──────── Dataset records
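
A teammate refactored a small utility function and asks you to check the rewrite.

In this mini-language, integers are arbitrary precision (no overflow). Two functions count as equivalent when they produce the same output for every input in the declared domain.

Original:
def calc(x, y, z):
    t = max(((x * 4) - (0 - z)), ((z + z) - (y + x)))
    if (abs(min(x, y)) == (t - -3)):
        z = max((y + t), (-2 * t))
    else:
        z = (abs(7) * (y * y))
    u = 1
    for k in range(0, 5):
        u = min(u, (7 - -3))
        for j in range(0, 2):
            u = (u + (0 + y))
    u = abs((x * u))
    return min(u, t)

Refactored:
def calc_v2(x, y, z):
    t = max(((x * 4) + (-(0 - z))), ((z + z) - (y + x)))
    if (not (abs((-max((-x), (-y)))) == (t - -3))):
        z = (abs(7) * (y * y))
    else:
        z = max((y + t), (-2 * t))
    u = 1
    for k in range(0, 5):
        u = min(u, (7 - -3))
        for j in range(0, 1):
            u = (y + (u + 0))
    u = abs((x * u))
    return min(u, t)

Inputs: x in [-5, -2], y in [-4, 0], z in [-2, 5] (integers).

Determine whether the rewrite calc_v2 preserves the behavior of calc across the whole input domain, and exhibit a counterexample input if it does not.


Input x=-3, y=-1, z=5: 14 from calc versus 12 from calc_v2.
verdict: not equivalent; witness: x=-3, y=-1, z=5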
────────────────
──────── Dataset records
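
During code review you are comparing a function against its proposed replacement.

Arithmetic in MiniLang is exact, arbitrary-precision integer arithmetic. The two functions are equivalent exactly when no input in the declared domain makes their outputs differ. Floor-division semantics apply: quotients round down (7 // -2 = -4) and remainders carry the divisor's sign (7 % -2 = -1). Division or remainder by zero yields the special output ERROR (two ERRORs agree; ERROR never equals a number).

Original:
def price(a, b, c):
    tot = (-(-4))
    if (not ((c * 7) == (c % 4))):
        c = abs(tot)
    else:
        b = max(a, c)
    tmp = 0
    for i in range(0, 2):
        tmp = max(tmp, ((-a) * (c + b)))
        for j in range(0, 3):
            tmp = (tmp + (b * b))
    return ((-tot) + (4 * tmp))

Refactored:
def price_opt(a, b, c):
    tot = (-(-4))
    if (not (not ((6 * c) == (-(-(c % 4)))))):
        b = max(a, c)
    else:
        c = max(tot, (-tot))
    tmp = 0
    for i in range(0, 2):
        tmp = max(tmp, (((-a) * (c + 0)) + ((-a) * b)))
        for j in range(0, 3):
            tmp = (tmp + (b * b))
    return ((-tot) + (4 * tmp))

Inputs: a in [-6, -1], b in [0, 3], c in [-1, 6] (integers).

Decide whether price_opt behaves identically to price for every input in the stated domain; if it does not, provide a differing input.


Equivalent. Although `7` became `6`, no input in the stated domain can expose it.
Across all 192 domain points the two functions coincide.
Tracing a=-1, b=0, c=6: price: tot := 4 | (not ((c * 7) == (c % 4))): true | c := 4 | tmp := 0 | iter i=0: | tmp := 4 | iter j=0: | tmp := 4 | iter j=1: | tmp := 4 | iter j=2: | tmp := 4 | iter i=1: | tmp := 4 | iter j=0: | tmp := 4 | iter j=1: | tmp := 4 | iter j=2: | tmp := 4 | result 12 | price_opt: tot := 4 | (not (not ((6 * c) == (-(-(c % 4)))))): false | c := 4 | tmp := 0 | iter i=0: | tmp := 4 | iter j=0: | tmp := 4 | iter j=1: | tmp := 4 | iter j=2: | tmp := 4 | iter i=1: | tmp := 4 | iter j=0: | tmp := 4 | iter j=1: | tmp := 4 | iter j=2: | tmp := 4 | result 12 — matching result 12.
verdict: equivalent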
────────────────
Only the lines that contain the string "declared" are to be copied from the records.

__Response to the task__:
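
In this mini-language, integers are arbitrary precision (no overflow). Two functions count as equivalent when they produce the same output for every input in the declared domain.
Arithmetic in MiniLang is exact, arbitrary-precision integer arithmetic. The two functions are equivalent exactly when no input in the declared domain makes their outputs differ. Floor-division semantics apply: quotients round down (7 // -2 = -4) and remainders carry the divisor's sign (7 % -2 = -1). Division or remainder by zero yields the special output ERROR (two ERRORs agree; ERROR never equals a number).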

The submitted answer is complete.